Please reproduce each of the following entries exactly.

(Given entries Opens)

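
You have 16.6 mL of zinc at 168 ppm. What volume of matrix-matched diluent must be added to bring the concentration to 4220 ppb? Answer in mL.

4220 ppb = 4.22 ppm.
V₂ = C₁V₁/C₂ = 168 × 16.6 / 4.22 = 661 mL.
Diluent to add = V₂ − V₁ = 661 − 16.6 = 644 mL.

644 mL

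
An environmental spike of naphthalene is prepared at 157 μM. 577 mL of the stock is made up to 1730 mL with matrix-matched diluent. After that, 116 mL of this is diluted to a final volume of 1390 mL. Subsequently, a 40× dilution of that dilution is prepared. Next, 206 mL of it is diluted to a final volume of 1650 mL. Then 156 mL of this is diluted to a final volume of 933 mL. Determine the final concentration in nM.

Overall dilution factor = 2.998 × 11.98 × 40 × 8.010 × 5.981 = 6.88 × 10⁴.
157 μM / 6.88 × 10⁴ = 2.28 × 10⁻³ μM = 2.28 nM.

2.28 nM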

(Given entries Closes)

*Reply to the exercise*.
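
You have 16.6 mL of zinc at 168 ppm. What volume of matrix-matched diluent must be added to bring the concentration to 4220 ppb? Answer in mL.

4220 ppb = 4.22 ppm.
V₂ = C₁V₁/C₂ = 168 × 16.6 / 4.22 = 661 mL.
Diluent to add = V₂ − V₁ = 661 − 16.6 = 644 mL.

644 mL

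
An environmental spike of naphthalene is prepared at 157 μM. 577 mL of the stock is made up to 1730 mL with matrix-matched diluent. After that, 116 mL of this is diluted to a final volume of 1390 mL. Subsequently, a 40× dilution of that dilution is prepared. Next, 206 mL of it is diluted to a final volume of 1650 mL. Then 156 mL of this is diluted to a final volume of 933 mL. Determine the final concentration in nM.

Overall dilution factor = 2.998 × 11.98 × 40 × 8.010 × 5.981 = 6.88 × 10⁴.
157 μM / 6.88 × 10⁴ = 2.28 × 10⁻³ μM = 2.28 nM.

2.28 nM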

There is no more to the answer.